* How to complete this task *
Starting at the line with "The sealed bids are: Sven" and going on through the line with "bid your value.", reproduce each line in the records below exactly and nothing more.

Dataset entries
============

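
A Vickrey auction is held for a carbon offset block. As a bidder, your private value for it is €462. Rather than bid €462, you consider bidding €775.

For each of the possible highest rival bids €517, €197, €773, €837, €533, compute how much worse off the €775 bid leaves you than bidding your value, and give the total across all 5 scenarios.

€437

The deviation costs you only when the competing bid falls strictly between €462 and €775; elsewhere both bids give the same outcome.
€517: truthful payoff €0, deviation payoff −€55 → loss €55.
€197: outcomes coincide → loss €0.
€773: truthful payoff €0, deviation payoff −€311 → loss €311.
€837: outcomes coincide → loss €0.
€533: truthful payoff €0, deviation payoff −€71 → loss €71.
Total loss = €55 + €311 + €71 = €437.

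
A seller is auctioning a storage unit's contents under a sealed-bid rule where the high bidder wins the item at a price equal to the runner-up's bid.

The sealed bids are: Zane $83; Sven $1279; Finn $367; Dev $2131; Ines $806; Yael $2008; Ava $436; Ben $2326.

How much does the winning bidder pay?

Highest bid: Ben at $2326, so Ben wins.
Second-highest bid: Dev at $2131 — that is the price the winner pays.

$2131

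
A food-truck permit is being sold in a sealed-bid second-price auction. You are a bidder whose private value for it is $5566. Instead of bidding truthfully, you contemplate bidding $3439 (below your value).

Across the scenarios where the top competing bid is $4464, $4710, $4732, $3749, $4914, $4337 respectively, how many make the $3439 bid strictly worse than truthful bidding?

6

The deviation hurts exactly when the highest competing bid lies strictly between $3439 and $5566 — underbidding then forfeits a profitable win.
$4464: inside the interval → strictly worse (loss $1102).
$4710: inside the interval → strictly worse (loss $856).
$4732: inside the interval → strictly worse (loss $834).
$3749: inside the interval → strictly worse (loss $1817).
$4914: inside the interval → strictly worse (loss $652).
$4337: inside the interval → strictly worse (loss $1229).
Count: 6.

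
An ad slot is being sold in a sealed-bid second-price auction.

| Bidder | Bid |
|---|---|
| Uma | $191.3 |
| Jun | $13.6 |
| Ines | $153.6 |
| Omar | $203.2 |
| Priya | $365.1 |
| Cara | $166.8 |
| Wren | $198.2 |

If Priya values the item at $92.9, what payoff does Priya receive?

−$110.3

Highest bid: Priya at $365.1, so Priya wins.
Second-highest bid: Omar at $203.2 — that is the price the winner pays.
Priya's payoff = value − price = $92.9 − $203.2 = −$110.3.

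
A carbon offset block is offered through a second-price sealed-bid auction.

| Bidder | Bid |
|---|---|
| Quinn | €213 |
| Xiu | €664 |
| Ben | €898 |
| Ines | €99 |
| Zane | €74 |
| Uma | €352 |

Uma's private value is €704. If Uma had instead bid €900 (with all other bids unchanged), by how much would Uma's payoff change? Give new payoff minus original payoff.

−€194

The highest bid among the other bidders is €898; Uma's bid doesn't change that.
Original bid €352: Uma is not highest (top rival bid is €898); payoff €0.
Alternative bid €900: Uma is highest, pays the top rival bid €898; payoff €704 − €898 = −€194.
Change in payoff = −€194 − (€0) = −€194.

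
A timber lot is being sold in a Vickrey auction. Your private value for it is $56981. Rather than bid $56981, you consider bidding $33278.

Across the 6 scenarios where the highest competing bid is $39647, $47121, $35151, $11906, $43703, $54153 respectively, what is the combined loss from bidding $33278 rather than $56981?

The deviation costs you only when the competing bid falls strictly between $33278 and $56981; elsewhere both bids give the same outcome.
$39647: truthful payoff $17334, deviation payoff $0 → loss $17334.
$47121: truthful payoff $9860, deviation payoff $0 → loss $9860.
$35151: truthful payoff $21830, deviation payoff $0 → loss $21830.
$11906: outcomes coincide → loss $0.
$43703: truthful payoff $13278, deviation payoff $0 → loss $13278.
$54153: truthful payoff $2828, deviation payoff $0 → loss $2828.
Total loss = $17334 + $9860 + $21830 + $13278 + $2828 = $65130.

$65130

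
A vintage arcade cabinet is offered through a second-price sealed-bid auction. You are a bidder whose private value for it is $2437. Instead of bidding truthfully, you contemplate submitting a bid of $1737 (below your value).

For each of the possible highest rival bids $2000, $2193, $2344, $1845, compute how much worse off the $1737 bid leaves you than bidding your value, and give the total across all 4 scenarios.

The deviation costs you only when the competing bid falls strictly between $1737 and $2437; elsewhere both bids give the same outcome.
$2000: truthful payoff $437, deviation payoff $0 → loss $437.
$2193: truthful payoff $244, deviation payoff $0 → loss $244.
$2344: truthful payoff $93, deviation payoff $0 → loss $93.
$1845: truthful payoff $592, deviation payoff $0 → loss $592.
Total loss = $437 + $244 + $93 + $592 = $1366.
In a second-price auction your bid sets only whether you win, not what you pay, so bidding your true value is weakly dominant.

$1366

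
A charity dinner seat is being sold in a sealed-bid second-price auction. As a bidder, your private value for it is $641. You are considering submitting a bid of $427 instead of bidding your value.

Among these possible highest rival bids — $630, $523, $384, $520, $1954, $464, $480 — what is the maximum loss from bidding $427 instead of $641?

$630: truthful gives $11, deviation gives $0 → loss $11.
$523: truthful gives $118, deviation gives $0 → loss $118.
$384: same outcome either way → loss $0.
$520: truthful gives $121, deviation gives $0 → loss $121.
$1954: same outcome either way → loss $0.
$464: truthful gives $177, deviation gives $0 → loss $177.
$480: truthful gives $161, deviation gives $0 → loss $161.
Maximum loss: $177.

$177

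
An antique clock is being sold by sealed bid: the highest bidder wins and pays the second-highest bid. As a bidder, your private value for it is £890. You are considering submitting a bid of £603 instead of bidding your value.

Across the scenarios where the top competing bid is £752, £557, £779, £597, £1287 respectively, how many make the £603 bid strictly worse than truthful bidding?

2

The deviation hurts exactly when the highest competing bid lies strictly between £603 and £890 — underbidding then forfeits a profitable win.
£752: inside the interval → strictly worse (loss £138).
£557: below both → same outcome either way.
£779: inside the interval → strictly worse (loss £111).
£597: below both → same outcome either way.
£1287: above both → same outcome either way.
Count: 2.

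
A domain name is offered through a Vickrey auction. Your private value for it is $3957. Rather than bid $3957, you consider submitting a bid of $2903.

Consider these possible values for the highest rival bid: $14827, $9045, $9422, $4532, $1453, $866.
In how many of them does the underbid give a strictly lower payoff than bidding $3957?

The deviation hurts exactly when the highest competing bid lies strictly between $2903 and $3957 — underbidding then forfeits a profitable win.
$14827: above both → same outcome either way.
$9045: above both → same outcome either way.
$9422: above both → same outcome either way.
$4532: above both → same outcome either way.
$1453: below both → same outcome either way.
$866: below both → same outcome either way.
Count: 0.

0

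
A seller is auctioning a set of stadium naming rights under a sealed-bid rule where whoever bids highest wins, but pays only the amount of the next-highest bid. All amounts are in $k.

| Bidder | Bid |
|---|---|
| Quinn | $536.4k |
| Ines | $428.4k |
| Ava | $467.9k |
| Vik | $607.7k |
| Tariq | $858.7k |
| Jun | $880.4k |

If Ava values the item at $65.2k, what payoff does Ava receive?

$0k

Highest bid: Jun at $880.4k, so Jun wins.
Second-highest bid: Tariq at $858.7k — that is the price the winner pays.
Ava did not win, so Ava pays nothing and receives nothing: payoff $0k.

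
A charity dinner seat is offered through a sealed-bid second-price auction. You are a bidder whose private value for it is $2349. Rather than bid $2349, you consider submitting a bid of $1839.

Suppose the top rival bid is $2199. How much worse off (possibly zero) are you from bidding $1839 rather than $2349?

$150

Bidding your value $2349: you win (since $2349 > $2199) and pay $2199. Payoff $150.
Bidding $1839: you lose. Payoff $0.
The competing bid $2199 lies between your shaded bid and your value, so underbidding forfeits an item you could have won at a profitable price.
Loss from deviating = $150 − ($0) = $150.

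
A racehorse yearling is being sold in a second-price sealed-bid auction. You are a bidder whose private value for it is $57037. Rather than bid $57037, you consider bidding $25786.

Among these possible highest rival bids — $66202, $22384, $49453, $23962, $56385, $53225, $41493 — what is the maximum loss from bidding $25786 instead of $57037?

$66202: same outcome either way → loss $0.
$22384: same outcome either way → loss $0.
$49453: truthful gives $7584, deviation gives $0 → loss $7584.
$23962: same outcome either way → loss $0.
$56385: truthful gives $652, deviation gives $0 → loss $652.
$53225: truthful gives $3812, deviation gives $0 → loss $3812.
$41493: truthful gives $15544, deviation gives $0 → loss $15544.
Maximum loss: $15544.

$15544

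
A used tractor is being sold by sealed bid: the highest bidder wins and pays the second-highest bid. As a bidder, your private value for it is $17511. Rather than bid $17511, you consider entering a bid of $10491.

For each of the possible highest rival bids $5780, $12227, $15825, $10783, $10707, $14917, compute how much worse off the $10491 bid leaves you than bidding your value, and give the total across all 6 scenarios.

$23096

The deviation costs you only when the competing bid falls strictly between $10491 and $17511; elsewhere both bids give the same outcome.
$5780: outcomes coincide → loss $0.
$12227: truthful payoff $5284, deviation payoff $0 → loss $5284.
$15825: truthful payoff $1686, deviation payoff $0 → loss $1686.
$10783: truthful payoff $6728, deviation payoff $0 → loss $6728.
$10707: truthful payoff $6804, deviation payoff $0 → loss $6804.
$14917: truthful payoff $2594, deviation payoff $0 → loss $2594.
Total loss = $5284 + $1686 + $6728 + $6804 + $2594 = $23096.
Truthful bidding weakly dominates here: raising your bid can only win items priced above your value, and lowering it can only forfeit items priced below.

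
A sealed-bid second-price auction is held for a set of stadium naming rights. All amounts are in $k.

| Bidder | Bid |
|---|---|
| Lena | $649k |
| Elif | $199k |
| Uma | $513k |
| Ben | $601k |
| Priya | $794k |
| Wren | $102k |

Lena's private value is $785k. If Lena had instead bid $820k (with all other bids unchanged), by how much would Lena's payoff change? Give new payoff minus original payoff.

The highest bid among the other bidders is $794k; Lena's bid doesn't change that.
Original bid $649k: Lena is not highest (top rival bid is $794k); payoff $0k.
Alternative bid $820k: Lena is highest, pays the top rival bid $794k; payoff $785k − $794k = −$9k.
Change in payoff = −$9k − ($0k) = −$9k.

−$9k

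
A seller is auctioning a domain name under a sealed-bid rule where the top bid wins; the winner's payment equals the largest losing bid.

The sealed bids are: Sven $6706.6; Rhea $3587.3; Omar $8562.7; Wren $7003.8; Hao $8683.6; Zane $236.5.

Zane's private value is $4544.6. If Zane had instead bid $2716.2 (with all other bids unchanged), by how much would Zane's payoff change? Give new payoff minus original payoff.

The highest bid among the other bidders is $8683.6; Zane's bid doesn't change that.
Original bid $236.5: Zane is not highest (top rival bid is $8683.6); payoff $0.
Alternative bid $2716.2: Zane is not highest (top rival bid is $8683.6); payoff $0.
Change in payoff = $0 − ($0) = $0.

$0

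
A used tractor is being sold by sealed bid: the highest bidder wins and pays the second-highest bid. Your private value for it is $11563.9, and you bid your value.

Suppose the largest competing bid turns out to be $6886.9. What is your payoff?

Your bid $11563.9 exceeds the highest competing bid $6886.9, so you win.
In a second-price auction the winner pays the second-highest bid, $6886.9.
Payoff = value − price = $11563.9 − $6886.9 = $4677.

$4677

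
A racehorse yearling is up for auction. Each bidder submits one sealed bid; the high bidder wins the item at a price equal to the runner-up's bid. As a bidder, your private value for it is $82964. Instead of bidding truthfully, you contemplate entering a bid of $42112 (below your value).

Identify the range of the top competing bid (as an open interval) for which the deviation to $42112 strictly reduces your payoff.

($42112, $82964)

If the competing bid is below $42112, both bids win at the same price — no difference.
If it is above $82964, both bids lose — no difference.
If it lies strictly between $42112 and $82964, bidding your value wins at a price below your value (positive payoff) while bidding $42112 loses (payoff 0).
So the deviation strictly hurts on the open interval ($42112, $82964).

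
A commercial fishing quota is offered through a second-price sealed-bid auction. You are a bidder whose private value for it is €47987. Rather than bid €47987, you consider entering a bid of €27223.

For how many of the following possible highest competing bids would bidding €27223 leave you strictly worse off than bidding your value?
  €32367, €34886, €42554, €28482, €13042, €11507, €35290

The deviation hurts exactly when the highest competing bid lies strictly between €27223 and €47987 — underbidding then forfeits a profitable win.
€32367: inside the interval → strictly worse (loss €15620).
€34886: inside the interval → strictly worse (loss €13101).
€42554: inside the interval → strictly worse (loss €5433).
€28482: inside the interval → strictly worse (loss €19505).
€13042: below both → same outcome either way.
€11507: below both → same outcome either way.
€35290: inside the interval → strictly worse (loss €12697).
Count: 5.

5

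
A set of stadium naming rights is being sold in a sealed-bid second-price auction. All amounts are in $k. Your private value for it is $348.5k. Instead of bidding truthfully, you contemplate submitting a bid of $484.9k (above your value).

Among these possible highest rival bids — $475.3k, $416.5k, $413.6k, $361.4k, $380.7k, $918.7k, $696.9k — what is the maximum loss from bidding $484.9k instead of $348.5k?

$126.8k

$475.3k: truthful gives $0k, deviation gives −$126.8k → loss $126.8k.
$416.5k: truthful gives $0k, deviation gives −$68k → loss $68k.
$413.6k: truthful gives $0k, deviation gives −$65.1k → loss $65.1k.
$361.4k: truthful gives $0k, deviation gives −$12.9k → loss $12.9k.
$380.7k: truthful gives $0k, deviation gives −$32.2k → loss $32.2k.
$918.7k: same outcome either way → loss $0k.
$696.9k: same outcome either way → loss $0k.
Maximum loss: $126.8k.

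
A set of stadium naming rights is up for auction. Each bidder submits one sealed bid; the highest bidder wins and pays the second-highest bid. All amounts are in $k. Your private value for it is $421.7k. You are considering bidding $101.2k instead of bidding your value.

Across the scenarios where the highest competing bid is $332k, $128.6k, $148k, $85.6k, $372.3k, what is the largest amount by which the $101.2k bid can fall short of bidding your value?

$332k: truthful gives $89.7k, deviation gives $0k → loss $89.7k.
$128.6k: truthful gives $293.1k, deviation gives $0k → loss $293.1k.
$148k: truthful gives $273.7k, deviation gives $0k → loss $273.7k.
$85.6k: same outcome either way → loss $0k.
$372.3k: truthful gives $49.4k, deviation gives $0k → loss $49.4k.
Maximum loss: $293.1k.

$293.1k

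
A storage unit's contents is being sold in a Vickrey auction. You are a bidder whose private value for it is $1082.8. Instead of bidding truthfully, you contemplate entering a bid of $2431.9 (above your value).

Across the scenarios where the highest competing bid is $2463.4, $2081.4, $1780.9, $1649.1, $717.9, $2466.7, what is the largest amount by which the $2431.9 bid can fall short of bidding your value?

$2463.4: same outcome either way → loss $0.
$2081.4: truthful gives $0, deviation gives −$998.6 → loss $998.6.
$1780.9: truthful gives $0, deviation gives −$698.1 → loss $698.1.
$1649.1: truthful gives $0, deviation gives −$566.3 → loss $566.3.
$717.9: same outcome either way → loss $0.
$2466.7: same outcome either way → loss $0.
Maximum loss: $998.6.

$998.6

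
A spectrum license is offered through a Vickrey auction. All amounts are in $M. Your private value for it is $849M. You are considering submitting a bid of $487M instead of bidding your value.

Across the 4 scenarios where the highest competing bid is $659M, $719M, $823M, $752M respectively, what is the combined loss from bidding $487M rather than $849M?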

============

* Task response *
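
The sealed bids are: Sven $6706.6; Rhea $3587.3; Omar $8562.7; Wren $7003.8; Hao $8683.6; Zane $236.5.

Zane's private value is $4544.6. If Zane had instead bid $2716.2 (with all other bids unchanged), by how much would Zane's payoff change? Give new payoff minus original payoff.

The highest bid among the other bidders is $8683.6; Zane's bid doesn't change that.
Original bid $236.5: Zane is not highest (top rival bid is $8683.6); payoff $0.
Alternative bid $2716.2: Zane is not highest (top rival bid is $8683.6); payoff $0.
Change in payoff = $0 − ($0) = $0.

$0

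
A used tractor is being sold by sealed bid: the highest bidder wins and pays the second-highest bid. Your private value for it is $11563.9, and you bid your value.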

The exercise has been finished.